Exercise:
Each line from the one containing "at least 0.95." through the final line below must be reproduced exactly, and no others.
:: Task input
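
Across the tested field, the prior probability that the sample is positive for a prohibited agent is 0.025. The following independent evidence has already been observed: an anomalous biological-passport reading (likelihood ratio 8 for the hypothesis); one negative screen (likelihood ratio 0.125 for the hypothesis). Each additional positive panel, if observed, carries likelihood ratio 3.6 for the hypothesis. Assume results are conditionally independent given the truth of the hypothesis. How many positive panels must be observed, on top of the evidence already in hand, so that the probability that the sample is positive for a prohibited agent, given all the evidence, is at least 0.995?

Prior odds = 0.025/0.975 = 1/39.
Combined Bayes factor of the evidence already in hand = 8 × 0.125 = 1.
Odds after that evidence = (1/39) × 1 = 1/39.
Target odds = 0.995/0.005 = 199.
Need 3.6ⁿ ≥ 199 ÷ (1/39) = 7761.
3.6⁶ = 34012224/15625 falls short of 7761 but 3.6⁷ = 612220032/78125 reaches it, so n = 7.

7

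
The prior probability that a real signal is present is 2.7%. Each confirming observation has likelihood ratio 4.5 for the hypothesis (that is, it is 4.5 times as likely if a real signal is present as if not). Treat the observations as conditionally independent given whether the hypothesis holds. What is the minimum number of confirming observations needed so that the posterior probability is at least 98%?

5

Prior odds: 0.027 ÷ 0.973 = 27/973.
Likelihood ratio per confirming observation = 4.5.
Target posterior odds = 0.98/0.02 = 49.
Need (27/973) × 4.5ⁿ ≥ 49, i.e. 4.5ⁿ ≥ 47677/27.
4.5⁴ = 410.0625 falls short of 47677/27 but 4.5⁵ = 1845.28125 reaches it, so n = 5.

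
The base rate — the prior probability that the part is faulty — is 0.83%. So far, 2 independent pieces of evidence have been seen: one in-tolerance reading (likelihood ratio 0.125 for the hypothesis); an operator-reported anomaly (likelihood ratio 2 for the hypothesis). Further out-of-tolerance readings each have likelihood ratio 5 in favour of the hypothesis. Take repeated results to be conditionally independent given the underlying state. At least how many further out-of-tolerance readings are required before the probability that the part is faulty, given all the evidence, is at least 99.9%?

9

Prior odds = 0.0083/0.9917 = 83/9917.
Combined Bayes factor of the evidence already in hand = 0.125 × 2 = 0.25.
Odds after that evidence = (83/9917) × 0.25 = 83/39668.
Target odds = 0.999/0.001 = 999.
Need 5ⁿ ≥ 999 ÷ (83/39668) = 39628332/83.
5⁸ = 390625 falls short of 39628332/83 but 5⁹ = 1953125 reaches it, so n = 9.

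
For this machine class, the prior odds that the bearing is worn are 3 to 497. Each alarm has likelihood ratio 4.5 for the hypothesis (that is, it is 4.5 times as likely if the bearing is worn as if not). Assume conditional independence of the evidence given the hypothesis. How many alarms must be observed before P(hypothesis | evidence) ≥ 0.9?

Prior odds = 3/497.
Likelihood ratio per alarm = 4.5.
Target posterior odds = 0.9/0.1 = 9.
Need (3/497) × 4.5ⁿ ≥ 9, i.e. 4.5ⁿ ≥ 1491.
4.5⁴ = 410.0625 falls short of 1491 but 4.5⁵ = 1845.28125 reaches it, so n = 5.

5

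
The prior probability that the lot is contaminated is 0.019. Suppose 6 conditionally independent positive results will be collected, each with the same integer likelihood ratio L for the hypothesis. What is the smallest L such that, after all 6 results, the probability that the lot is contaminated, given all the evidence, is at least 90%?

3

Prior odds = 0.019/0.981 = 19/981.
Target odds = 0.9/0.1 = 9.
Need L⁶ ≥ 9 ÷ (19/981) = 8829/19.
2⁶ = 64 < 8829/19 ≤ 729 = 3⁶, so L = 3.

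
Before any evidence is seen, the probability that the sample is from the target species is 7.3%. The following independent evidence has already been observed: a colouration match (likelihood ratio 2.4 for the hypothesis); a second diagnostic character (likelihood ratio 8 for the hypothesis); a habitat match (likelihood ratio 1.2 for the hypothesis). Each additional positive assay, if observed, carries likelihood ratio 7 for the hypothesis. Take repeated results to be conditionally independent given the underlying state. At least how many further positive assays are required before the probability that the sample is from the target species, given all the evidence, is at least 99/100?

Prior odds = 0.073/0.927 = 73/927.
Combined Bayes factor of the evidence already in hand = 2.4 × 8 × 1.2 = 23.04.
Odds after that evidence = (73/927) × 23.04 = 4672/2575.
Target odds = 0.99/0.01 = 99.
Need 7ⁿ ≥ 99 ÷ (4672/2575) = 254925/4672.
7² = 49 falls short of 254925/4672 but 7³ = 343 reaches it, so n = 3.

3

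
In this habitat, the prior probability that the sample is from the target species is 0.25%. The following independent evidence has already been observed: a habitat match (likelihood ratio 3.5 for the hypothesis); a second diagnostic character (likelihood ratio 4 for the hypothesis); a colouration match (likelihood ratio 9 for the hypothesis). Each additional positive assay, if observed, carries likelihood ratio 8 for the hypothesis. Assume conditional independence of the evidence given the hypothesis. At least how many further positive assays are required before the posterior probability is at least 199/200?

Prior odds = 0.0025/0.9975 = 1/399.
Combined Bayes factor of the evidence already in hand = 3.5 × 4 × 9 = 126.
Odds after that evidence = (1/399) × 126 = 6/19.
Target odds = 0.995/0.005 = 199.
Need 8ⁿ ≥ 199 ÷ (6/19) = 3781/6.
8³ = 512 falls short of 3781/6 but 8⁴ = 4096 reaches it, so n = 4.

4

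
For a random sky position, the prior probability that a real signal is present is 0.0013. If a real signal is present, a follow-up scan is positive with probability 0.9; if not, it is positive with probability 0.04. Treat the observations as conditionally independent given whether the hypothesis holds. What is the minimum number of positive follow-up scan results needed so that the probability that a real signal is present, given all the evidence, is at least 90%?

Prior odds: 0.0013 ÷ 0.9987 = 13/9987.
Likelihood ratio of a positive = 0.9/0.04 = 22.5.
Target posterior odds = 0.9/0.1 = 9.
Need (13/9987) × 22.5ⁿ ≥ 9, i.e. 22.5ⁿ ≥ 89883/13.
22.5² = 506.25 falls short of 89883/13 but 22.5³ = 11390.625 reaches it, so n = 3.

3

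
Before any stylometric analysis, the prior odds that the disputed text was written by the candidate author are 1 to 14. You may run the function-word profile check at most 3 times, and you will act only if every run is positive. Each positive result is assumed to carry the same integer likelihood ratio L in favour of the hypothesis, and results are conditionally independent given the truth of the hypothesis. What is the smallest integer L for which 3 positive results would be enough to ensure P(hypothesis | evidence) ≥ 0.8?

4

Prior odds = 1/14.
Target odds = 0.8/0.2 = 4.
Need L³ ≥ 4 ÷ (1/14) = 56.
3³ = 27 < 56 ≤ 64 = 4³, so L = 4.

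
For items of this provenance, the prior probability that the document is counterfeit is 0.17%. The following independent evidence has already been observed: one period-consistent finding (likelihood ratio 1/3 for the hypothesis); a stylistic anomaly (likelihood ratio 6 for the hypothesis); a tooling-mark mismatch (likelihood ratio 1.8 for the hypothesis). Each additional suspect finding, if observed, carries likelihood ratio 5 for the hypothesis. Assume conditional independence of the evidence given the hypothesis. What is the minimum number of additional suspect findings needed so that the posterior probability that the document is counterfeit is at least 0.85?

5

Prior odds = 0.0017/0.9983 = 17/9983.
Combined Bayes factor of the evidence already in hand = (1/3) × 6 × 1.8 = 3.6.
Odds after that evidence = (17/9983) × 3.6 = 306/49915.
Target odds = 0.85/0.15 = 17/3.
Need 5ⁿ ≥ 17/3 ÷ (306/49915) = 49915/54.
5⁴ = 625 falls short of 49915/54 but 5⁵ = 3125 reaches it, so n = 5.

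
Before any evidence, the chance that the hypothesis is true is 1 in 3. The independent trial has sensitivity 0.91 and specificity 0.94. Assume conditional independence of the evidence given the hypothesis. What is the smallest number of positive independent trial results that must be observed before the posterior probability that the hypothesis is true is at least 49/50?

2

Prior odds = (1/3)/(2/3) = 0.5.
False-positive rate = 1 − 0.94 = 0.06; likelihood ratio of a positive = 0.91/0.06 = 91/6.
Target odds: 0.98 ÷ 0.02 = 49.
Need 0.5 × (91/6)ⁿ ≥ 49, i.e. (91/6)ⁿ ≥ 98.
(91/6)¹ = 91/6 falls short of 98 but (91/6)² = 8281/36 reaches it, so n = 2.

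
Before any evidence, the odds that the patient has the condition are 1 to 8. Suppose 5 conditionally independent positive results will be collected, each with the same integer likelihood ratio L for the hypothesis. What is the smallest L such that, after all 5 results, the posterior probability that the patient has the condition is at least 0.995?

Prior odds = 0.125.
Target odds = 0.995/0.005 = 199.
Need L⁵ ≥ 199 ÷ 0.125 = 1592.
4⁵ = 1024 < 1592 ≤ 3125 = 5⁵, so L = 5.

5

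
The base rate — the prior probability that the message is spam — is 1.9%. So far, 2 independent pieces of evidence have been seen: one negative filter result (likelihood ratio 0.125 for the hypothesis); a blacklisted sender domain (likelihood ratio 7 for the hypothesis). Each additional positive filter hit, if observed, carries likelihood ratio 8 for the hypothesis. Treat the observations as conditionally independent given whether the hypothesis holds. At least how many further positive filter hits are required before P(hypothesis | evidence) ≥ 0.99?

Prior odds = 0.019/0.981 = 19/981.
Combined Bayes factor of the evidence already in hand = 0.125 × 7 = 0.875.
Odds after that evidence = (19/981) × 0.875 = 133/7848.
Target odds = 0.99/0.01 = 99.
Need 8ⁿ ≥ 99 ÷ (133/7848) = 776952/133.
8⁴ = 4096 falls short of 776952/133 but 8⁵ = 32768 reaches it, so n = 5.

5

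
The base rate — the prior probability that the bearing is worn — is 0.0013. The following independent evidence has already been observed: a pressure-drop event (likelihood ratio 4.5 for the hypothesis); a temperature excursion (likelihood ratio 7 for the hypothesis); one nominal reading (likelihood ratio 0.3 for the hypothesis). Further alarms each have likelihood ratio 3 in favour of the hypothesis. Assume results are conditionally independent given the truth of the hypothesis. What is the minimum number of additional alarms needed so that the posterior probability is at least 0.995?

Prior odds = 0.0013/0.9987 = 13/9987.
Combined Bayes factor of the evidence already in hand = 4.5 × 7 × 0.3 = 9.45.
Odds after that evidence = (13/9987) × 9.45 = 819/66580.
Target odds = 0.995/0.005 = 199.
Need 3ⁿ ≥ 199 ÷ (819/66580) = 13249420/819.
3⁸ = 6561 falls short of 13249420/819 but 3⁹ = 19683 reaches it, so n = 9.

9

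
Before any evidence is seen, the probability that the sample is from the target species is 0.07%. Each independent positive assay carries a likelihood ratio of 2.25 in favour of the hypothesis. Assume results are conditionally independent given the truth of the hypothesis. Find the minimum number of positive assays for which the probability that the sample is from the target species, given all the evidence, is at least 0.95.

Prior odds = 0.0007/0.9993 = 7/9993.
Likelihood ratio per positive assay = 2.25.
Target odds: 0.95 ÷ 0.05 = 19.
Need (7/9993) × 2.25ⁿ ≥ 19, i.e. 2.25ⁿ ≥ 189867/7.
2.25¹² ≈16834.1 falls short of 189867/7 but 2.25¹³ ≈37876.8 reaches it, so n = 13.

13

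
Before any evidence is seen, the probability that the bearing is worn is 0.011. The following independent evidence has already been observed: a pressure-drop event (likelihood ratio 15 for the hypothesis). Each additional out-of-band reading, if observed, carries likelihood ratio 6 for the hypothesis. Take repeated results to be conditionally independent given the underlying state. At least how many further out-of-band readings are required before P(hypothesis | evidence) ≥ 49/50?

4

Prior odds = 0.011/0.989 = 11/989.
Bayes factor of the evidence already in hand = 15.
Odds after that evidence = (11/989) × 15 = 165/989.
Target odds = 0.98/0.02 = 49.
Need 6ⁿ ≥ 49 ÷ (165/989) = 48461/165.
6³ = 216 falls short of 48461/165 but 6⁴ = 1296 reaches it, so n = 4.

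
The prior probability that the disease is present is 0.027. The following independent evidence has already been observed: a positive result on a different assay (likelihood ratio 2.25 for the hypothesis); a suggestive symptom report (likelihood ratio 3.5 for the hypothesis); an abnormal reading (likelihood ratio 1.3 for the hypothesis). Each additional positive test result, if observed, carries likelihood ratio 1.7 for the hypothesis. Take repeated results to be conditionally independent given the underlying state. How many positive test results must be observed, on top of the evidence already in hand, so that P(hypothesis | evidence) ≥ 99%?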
::::
Answer area:
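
Before any evidence is seen, the probability that the sample is from the target species is 0.07%. Each independent positive assay carries a likelihood ratio of 2.25 in favour of the hypothesis. Assume results are conditionally independent given the truth of the hypothesis. Find the minimum number of positive assays for which the probability that the sample is from the target species, given all the evidence, is at least 0.95.

Prior odds = 0.0007/0.9993 = 7/9993.
Likelihood ratio per positive assay = 2.25.
Target odds: 0.95 ÷ 0.05 = 19.
Need (7/9993) × 2.25ⁿ ≥ 19, i.e. 2.25ⁿ ≥ 189867/7.
2.25¹² ≈16834.1 falls short of 189867/7 but 2.25¹³ ≈37876.8 reaches it, so n = 13.

13

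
Before any evidence is seen, the probability that the bearing is worn is 0.011. The following independent evidence has already been observed: a pressure-drop event (likelihood ratio 15 for the hypothesis). Each additional out-of-band reading, if observed, carries likelihood ratio 6 for the hypothesis. Take repeated results to be conditionally independent given the underlying state. At least how many further out-of-band readings are required before P(hypothesis | evidence) ≥ 49/50?

4

Prior odds = 0.011/0.989 = 11/989.
Bayes factor of the evidence already in hand = 15.
Odds after that evidence = (11/989) × 15 = 165/989.
Target odds = 0.98/0.02 = 49.
Need 6ⁿ ≥ 49 ÷ (165/989) = 48461/165.
6³ = 216 falls short of 48461/165 but 6⁴ = 1296 reaches it, so n = 4.

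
The prior probability that the disease is present is 0.027. The following independent evidence has already been observed: a positive result on a different assay (likelihood ratio 2.25 for the hypothesis); a suggestive symptom report (likelihood ratio 3.5 for the hypothesis); an abnormal reading (likelihood ratio 1.3 for the hypothesis). Each additional positive test result, if observed, carries likelihood ratio 1.7 for the hypothesis. Take repeated results to be conditionally independent given the underlying state. How many positive test results must be observed, on top of the evidence already in hand, so that P(hypothesis | evidence) ≥ 99%?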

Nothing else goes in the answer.